Data supplied section start
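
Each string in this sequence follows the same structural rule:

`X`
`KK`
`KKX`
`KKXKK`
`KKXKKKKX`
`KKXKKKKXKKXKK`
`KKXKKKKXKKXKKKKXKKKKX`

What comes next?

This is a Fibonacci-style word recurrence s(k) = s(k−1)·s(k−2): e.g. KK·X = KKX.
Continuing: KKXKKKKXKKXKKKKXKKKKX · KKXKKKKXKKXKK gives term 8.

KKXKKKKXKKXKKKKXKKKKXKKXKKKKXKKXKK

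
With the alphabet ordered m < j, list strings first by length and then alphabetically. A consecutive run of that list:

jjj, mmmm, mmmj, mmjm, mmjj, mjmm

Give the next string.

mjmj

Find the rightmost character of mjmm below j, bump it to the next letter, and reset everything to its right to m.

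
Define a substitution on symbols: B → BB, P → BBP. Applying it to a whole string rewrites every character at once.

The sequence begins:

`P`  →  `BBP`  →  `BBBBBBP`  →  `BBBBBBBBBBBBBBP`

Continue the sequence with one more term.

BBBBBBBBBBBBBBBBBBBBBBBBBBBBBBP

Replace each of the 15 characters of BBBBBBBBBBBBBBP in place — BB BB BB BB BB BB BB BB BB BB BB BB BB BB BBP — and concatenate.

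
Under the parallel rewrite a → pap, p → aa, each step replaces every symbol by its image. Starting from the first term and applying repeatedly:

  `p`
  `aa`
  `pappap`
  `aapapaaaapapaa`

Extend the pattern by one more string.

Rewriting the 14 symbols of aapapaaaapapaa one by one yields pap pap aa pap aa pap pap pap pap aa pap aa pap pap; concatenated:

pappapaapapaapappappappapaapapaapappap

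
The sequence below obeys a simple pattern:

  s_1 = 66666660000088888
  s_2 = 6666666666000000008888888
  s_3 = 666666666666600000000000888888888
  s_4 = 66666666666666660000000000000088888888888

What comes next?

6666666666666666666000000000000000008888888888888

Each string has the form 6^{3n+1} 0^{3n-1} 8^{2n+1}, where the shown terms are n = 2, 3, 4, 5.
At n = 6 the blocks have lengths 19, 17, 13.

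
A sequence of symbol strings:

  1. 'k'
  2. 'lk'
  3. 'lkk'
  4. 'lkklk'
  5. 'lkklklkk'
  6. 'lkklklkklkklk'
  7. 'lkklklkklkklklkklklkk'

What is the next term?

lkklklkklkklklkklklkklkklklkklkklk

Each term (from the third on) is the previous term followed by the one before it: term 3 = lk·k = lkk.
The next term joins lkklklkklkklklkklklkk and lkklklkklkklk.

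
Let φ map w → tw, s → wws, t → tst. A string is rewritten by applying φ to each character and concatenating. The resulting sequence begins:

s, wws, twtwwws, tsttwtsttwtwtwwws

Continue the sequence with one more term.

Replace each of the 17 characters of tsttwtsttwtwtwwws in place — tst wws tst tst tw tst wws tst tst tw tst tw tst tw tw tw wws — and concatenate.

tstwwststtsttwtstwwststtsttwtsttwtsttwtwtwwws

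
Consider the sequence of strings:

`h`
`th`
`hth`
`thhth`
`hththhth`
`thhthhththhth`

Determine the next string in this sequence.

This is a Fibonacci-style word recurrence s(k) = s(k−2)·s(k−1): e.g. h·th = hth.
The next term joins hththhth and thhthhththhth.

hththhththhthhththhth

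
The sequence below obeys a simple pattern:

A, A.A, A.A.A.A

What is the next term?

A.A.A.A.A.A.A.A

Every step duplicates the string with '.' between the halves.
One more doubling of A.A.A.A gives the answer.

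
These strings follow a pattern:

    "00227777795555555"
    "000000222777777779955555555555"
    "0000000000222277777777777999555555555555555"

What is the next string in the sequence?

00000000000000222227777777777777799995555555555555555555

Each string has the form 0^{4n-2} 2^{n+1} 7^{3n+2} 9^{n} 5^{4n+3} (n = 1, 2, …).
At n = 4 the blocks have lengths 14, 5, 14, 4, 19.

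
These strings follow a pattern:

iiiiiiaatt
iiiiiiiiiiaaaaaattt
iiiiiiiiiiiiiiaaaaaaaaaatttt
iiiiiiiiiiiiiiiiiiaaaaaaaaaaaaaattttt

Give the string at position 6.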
Data supplied section end
Exercise description:
Would you please transcribe the lines above exactly, starting with the first line of the material and ending with the line that has "With the alphabet"?

Result:
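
Each string in this sequence follows the same structural rule:

`X`
`KK`
`KKX`
`KKXKK`
`KKXKKKKX`
`KKXKKKKXKKXKK`
`KKXKKKKXKKXKKKKXKKKKX`

What comes next?

This is a Fibonacci-style word recurrence s(k) = s(k−1)·s(k−2): e.g. KK·X = KKX.
Continuing: KKXKKKKXKKXKKKKXKKKKX · KKXKKKKXKKXKK gives term 8.

KKXKKKKXKKXKKKKXKKKKXKKXKKKKXKKXKK

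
With the alphabet ordered m < j, list strings first by length and then alphabetically. A consecutive run of that list: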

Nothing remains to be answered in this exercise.